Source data

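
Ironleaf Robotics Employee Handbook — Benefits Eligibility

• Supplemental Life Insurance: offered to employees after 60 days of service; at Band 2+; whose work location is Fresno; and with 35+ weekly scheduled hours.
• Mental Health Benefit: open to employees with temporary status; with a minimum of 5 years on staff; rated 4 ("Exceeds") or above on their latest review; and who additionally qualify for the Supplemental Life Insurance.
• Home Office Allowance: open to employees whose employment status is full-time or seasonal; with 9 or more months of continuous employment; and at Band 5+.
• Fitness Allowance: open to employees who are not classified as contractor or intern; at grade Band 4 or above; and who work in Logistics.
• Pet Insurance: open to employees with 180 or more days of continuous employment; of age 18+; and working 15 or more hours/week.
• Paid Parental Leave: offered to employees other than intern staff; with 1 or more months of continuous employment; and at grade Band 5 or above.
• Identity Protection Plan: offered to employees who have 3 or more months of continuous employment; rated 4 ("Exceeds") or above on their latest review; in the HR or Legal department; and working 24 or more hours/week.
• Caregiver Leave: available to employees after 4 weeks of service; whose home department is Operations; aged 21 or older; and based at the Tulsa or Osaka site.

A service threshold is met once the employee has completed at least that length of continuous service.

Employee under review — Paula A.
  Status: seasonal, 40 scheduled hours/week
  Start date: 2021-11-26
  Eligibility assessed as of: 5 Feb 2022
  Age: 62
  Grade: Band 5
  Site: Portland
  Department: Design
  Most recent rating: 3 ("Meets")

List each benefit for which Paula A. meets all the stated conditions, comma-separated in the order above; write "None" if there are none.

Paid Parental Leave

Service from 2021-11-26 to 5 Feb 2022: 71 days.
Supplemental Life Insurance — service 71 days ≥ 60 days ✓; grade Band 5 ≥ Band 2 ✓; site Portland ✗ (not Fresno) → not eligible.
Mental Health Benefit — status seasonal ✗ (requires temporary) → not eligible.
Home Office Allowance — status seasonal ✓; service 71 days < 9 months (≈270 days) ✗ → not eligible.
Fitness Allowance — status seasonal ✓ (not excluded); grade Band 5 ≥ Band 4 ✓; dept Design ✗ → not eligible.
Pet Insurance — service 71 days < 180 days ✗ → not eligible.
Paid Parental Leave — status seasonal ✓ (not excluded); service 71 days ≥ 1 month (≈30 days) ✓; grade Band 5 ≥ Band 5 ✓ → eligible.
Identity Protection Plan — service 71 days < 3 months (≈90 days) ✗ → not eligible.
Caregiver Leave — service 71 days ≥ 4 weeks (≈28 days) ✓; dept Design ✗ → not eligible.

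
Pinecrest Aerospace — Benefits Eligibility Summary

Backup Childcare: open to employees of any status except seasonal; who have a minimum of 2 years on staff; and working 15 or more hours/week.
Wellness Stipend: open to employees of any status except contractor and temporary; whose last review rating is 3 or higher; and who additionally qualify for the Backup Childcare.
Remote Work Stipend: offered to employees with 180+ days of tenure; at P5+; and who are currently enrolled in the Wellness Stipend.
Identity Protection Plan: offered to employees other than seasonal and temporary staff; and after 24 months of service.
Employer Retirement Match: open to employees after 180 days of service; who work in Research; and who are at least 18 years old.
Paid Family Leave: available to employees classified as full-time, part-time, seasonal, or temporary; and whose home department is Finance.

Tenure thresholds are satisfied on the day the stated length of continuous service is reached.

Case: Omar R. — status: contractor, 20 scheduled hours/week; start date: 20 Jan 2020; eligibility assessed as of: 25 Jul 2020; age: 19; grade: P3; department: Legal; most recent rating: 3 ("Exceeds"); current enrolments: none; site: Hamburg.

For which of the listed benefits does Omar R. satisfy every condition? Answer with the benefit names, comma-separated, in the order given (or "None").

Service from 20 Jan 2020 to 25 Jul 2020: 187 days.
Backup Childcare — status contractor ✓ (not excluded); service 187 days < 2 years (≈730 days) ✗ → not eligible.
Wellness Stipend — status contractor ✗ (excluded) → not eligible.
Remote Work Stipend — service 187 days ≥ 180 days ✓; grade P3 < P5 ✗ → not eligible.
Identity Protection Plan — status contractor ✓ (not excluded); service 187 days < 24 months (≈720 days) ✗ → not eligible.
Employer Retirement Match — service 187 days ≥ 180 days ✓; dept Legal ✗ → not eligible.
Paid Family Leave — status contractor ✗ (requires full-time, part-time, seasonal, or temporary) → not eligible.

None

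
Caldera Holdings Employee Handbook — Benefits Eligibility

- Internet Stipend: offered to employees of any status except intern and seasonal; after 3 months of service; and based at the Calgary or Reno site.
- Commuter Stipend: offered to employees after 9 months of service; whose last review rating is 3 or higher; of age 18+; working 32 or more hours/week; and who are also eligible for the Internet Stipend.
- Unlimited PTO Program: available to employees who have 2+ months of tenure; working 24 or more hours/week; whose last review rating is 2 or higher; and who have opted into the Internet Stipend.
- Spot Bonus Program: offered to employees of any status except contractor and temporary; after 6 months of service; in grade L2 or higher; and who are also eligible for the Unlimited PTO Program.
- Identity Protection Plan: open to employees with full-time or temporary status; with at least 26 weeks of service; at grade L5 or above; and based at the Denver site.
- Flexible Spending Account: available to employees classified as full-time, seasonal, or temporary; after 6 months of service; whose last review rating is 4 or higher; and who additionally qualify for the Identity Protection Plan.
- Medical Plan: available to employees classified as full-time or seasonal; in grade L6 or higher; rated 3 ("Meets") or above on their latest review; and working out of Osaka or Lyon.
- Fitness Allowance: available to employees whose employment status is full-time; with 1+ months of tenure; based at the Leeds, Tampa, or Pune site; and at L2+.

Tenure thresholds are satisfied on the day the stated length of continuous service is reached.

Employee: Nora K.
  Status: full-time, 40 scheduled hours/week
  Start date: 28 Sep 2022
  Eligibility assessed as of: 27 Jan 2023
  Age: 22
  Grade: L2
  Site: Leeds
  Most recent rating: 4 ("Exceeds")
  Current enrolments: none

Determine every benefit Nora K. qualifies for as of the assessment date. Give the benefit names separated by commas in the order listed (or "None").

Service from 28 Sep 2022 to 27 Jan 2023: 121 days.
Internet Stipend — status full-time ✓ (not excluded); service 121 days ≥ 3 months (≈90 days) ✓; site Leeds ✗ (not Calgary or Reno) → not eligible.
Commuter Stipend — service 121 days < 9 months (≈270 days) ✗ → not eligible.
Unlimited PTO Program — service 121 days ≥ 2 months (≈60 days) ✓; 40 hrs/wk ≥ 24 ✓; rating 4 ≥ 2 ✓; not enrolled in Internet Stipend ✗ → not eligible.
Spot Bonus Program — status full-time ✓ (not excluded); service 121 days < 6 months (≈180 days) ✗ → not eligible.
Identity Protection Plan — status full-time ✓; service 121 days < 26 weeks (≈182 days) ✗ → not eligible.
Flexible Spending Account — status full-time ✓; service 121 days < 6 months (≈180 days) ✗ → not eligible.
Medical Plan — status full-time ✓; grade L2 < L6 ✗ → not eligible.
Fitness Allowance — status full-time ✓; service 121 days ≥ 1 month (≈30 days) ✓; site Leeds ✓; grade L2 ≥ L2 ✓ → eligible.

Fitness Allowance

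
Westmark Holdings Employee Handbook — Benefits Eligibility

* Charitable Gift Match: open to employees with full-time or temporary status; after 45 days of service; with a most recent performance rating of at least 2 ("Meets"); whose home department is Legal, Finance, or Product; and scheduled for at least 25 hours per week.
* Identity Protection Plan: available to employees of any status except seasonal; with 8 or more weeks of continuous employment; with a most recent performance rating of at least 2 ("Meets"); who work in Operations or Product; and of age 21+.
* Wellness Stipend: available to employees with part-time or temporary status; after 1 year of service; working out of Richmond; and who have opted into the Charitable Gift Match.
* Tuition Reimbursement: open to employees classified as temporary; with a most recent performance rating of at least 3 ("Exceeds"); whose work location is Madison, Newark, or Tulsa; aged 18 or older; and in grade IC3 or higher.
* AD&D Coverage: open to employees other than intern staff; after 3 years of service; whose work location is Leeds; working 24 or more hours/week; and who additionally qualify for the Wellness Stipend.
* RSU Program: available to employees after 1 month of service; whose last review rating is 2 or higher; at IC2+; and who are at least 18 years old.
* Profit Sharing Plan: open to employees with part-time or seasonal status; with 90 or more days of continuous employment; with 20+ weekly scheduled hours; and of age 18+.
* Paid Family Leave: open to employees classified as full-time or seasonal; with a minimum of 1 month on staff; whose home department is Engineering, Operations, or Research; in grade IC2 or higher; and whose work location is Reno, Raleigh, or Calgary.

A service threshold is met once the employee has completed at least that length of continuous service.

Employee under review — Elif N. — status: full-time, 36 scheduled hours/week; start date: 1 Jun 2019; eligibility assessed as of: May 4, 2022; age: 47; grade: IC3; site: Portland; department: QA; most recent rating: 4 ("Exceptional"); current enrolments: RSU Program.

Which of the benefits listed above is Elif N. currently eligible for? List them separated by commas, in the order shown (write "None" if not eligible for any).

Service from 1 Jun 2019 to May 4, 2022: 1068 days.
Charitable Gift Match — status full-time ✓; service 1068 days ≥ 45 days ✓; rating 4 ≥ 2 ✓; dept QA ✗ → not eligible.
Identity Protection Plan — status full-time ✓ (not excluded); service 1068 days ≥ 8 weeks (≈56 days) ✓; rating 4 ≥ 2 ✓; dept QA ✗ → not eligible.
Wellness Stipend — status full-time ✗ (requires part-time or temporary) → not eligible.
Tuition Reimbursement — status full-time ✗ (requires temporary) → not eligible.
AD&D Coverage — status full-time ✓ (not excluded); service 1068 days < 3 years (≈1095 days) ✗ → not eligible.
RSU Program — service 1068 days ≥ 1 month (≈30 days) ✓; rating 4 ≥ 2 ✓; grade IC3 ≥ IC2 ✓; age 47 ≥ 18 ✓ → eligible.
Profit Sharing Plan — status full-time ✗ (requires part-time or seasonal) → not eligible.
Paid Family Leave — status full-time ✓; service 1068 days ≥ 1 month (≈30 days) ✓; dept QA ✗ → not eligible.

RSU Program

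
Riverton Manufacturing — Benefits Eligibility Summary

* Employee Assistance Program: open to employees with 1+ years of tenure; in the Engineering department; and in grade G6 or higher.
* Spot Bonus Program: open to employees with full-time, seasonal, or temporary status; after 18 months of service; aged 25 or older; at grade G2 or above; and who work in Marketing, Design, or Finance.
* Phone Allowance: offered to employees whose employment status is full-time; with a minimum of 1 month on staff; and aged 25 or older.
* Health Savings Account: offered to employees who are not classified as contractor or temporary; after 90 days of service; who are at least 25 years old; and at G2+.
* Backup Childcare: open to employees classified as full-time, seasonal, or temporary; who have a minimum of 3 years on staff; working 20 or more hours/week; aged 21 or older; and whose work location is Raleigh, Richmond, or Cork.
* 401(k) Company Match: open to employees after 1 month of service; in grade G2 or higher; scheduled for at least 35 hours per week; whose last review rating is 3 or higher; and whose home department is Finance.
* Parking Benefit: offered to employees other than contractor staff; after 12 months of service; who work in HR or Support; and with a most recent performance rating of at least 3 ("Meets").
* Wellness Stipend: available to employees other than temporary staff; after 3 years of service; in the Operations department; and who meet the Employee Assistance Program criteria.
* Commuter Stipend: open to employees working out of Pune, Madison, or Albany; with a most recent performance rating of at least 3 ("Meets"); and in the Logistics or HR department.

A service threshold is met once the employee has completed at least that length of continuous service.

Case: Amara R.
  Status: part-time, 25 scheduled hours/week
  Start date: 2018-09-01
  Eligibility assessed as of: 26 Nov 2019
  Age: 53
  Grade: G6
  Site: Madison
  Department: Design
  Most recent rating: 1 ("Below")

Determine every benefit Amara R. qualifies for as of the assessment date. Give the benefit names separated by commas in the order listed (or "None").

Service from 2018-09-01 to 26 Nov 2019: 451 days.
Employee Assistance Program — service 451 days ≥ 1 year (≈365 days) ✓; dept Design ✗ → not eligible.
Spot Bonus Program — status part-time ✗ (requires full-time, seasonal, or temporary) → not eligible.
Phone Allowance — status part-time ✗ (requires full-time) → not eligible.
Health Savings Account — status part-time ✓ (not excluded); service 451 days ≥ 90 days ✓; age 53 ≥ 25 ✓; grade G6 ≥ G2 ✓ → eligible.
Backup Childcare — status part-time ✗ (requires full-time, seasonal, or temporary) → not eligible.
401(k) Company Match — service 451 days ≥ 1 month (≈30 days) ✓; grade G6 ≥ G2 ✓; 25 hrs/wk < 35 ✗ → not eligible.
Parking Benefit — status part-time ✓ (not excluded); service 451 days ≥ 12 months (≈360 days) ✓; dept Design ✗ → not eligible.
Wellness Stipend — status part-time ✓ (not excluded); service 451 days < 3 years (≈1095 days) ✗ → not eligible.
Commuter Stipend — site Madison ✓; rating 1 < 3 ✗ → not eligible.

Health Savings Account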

**AIM OF THE EXERCISE**
Return, exactly, the lines from the first line of the records above to the line containing "work in Logistics.", both included.

**WRITTEN ANSWER**
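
Ironleaf Robotics Employee Handbook — Benefits Eligibility

• Supplemental Life Insurance: offered to employees after 60 days of service; at Band 2+; whose work location is Fresno; and with 35+ weekly scheduled hours.
• Mental Health Benefit: open to employees with temporary status; with a minimum of 5 years on staff; rated 4 ("Exceeds") or above on their latest review; and who additionally qualify for the Supplemental Life Insurance.
• Home Office Allowance: open to employees whose employment status is full-time or seasonal; with 9 or more months of continuous employment; and at Band 5+.
• Fitness Allowance: open to employees who are not classified as contractor or intern; at grade Band 4 or above; and who work in Logistics.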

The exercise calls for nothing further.